◆ Exercise prompt ◆
Copy out, exactly, the first line of the entries below and every line after it through the one containing "Let S denote".

Content starts

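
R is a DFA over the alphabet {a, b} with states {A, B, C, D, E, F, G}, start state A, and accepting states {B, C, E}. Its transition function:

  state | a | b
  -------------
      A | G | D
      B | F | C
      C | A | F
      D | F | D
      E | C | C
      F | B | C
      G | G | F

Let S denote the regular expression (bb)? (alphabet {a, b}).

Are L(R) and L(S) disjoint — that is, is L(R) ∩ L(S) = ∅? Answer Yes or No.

Converting the expression S to a DFA (subset construction, then merging equivalent states) gives the minimal DFA with states {s0, s1, s2, s3}, start state s0, accepting states {s0, s3} and transitions s0: a→s1, b→s2; s1: a→s1, b→s1; s2: a→s1, b→s3; s3: a→s1, b→s1.
Exploring the product automaton R × S from the start pair (A, s0), following both machines on each input symbol, reaches 9 state pairs: (A, s0), (G, s1), (D, s2), (F, s1), (D, s3), (B, s1), (C, s1), (D, s1), (A, s1).
R accepts in {B, C, E} and S accepts in {s0, s3}; no reachable pair has both components accepting, so no string drives both machines to acceptance simultaneously and L(R) ∩ L(S) = ∅.
So no string is accepted by both, and the intersection is empty.

Yes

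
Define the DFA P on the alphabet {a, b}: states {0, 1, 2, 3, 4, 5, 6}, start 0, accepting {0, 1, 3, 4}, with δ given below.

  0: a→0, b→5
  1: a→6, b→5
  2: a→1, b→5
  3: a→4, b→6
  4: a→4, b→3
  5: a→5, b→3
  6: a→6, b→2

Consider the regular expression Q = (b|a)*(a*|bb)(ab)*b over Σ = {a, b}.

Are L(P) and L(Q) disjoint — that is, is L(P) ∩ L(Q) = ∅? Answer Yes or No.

The string bb is accepted by both P and Q.
Hence L(P) ∩ L(Q) ≠ ∅.

No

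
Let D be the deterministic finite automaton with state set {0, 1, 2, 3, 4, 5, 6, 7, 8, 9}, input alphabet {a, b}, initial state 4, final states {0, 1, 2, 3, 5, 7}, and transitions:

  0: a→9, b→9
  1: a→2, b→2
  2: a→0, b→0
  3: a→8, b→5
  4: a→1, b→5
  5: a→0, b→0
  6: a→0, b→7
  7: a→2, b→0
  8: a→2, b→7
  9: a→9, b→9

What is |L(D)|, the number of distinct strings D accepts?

The useful subgraph on states {0, 1, 2, 4, 5} is acyclic, so L(D) is finite; the longest accepting path visits 4 useful states, giving maximum string length 3.
Counting accepting paths from 4 by length: 2 of length 1, 4 of length 2, 4 of length 3. Total 10.

10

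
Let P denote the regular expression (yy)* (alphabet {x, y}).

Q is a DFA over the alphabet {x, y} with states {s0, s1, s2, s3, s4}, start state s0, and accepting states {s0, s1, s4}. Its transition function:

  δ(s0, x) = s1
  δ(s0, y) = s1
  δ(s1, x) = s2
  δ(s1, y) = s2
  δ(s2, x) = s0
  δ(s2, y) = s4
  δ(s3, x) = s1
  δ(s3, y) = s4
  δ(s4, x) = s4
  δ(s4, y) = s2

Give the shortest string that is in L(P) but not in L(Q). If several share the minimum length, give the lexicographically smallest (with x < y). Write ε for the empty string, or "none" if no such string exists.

The string yy is accepted by P but not by Q.
No shorter string lies in the difference, and yy is the lexicographically first length-2 string in L(P) \ L(Q).

yy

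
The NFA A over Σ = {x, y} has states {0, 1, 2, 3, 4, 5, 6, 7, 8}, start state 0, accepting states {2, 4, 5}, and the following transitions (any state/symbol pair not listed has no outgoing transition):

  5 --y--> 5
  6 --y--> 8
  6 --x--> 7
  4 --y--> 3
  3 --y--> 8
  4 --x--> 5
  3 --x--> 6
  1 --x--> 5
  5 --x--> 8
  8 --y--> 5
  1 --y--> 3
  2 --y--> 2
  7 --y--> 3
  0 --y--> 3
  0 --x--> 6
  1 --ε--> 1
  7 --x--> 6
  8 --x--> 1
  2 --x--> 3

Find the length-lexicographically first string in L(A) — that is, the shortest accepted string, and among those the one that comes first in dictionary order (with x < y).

A breadth-first search from 0 reaches an accepting state first via the path 0 → 6 → 8 → 5 on input xyy.
No string of length < 3 is accepted (BFS exhausts all shorter strings without reaching an accepting state), and xyy is the lexicographically least accepting string of length 3.

xyy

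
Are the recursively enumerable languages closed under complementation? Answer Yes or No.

If both L and its complement were r.e., running the two recognisers in parallel would decide L, so L would be recursive; but there are r.e. languages that are not recursive (e.g. the halting problem), and their complements are therefore not r.e.

No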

Content ends

◆ Answer box ◆
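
R is a DFA over the alphabet {a, b} with states {A, B, C, D, E, F, G}, start state A, and accepting states {B, C, E}. Its transition function:

  state | a | b
  -------------
      A | G | D
      B | F | C
      C | A | F
      D | F | D
      E | C | C
      F | B | C
      G | G | F

Let S denote the regular expression (bb)? (alphabet {a, b}).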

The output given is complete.